━━━━━ DATA TO USE ━━━━━
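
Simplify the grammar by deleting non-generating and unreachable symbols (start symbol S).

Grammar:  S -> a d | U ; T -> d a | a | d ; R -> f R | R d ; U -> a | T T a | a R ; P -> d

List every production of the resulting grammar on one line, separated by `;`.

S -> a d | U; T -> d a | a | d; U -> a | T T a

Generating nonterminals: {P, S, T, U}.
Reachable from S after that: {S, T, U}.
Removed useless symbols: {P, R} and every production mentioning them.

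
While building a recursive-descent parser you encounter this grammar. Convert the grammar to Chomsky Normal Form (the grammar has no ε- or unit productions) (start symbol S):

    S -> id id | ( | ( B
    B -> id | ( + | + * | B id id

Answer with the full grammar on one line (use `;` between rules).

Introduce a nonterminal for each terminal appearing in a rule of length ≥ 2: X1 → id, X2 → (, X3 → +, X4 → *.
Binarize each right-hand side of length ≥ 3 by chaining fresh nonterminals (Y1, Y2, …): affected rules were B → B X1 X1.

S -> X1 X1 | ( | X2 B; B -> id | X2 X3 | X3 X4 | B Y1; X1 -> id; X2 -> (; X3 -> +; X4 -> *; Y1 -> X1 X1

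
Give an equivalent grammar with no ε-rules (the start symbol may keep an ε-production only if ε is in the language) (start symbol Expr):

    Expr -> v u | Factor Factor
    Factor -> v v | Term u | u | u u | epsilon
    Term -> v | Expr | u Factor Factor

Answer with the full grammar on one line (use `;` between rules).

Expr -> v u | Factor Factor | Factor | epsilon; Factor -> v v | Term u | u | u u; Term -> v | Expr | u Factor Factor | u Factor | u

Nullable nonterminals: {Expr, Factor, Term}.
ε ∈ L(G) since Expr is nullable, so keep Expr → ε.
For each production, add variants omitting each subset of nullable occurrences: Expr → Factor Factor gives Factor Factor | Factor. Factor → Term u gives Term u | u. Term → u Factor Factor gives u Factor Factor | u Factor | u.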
━━━━━
━━━━━ DATA TO USE ━━━━━
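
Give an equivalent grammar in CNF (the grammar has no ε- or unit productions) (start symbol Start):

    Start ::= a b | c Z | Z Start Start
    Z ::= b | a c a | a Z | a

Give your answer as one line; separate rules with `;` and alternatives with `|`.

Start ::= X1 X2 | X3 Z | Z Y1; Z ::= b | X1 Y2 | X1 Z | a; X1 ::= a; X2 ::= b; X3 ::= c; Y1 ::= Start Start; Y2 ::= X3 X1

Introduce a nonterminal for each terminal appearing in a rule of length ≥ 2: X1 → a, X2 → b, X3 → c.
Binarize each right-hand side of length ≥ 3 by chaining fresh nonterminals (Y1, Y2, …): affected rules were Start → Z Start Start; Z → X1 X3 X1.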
━━━━━
*TASK DIRECTIONS*:
Your reply is to repeat, unchanged, the lines above running from the one with "Simplify the grammar" up to and including the one with "B -> id | ( + | + * | B id id".

*RESPONSE TO THE TASK*:
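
Simplify the grammar by deleting non-generating and unreachable symbols (start symbol S).

Grammar:  S -> a d | U ; T -> d a | a | d ; R -> f R | R d ; U -> a | T T a | a R ; P -> d

List every production of the resulting grammar on one line, separated by `;`.

S -> a d | U; T -> d a | a | d; U -> a | T T a

Generating nonterminals: {P, S, T, U}.
Reachable from S after that: {S, T, U}.
Removed useless symbols: {P, R} and every production mentioning them.

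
While building a recursive-descent parser you encounter this grammar. Convert the grammar to Chomsky Normal Form (the grammar has no ε- or unit productions) (start symbol S):

    S -> id id | ( | ( B
    B -> id | ( + | + * | B id id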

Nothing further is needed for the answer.